-- Material provided follows --
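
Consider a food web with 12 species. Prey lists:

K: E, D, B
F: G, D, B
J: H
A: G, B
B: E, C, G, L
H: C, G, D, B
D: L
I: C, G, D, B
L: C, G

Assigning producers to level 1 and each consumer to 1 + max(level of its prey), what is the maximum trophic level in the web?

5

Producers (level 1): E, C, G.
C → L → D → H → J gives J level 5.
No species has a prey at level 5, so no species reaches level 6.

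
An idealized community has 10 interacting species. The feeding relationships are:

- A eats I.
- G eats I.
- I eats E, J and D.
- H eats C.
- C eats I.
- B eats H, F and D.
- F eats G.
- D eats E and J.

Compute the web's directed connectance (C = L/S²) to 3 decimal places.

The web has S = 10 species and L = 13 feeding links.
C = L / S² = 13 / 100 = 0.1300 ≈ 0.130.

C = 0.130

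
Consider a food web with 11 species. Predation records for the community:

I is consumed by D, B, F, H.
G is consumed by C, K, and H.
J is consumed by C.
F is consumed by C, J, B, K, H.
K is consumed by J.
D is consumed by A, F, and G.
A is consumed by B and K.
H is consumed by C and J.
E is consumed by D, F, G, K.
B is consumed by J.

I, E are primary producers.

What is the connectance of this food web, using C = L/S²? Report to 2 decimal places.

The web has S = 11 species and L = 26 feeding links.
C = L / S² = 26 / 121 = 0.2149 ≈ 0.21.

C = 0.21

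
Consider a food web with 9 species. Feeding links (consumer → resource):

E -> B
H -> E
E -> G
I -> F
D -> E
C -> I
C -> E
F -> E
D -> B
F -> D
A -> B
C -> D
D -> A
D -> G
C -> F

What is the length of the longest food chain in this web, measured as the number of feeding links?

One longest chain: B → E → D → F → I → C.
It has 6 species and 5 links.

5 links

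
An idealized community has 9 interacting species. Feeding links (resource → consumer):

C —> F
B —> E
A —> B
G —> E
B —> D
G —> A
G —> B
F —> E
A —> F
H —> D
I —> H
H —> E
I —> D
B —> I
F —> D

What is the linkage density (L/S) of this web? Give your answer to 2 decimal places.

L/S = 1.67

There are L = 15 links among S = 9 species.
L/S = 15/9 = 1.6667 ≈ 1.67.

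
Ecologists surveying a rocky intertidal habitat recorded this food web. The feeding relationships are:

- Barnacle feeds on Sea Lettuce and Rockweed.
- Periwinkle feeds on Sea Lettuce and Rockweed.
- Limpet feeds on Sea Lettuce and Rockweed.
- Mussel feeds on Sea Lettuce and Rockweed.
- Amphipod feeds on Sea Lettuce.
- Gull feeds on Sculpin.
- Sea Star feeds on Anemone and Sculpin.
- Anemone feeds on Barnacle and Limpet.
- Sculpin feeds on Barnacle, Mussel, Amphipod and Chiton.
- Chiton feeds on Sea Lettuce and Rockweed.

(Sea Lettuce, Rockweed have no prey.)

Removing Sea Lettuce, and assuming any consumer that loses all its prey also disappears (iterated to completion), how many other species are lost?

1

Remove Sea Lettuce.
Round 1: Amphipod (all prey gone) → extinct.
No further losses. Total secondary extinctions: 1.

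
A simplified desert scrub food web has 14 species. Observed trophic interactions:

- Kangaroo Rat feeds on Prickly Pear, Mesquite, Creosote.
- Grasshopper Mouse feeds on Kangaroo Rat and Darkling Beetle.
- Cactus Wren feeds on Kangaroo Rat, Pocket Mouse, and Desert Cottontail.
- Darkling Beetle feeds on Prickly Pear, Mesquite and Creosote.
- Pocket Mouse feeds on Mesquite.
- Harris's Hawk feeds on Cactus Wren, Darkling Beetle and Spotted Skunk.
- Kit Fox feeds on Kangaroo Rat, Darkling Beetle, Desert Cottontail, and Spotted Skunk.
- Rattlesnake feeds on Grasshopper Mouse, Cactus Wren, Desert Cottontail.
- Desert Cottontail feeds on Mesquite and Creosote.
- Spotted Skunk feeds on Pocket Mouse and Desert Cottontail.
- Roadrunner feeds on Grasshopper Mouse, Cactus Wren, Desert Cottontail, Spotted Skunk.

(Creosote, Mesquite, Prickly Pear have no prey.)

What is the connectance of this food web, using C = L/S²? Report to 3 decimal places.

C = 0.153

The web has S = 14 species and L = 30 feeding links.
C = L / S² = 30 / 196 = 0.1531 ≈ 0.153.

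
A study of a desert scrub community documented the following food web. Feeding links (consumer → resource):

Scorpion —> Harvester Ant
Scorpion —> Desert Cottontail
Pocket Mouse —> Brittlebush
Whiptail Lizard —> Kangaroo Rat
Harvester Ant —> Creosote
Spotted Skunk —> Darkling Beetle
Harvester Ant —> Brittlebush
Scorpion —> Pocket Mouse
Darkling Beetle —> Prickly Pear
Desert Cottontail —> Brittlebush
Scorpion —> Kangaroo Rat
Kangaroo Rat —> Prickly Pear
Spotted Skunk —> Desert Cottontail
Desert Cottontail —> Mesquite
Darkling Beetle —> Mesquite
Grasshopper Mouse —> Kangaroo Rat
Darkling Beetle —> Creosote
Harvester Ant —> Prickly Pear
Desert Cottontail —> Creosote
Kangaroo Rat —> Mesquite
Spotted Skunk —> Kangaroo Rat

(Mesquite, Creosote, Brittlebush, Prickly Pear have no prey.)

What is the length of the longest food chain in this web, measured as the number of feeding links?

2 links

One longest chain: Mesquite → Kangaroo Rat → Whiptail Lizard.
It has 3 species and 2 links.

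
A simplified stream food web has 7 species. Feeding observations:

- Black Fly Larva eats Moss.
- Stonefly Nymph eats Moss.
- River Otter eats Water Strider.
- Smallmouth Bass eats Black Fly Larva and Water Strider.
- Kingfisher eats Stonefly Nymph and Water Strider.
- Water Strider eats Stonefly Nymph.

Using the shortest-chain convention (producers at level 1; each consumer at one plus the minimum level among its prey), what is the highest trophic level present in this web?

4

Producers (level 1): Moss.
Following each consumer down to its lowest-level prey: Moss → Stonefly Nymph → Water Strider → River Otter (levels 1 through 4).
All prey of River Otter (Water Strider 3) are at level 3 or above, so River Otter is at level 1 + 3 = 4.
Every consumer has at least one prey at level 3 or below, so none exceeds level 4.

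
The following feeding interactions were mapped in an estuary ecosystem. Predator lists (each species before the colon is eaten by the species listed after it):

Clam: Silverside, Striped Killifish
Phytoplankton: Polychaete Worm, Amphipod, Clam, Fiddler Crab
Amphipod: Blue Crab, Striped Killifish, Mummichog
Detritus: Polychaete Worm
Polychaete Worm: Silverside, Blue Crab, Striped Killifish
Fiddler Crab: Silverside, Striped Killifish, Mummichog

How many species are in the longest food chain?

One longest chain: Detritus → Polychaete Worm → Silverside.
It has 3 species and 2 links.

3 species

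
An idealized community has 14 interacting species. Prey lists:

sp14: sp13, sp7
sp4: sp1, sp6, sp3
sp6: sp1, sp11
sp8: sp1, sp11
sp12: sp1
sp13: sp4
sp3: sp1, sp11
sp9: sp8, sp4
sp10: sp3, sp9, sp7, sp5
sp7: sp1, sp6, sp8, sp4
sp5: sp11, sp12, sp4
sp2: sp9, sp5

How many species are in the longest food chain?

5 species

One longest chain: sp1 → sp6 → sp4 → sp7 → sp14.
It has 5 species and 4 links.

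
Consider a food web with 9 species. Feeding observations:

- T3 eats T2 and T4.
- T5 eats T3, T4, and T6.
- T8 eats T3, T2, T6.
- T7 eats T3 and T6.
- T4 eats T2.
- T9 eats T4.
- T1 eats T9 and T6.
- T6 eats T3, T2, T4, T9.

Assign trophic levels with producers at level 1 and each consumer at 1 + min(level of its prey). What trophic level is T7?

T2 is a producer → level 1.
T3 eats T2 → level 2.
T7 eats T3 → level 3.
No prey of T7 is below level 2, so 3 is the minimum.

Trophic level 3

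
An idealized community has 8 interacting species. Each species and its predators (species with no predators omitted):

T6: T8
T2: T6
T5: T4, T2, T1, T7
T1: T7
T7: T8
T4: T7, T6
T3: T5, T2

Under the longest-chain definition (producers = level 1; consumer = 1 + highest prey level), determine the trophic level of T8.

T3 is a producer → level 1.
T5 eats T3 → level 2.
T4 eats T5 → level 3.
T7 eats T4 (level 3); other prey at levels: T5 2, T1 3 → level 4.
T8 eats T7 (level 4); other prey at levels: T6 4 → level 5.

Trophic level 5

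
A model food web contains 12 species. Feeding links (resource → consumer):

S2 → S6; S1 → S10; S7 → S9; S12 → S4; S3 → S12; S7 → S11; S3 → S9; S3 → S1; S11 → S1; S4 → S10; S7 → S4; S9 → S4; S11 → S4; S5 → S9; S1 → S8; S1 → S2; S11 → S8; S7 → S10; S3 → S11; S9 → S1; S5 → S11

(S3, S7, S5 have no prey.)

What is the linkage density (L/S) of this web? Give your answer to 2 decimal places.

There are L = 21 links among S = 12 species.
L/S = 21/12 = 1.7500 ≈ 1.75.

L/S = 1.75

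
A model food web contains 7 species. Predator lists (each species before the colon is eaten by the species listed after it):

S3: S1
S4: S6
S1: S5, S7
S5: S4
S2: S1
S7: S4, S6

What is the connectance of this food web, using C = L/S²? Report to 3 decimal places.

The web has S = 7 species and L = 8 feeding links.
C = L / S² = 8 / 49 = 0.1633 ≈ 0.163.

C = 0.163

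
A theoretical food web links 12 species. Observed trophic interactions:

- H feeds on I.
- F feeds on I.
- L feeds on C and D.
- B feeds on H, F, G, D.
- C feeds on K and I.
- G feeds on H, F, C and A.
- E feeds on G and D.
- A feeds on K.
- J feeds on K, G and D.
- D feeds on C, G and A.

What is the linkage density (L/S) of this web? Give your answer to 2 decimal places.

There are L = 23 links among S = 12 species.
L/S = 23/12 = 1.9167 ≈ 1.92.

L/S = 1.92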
-- Material provided concluded --
Requirement | Starting with the first line of the listing above, copy each line exactly until you have copied the line containing "- D eats E and J.". Stop there.

Response to this exercise |
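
Consider a food web with 12 species. Prey lists:

K: E, D, B
F: G, D, B
J: H
A: G, B
B: E, C, G, L
H: C, G, D, B
D: L
I: C, G, D, B
L: C, G

Assigning producers to level 1 and each consumer to 1 + max(level of its prey), what is the maximum trophic level in the web?

5

Producers (level 1): E, C, G.
C → L → D → H → J gives J level 5.
No species has a prey at level 5, so no species reaches level 6.

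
An idealized community has 10 interacting species. The feeding relationships are:

- A eats I.
- G eats I.
- I eats E, J and D.
- H eats C.
- C eats I.
- B eats H, F and D.
- F eats G.
- D eats E and J.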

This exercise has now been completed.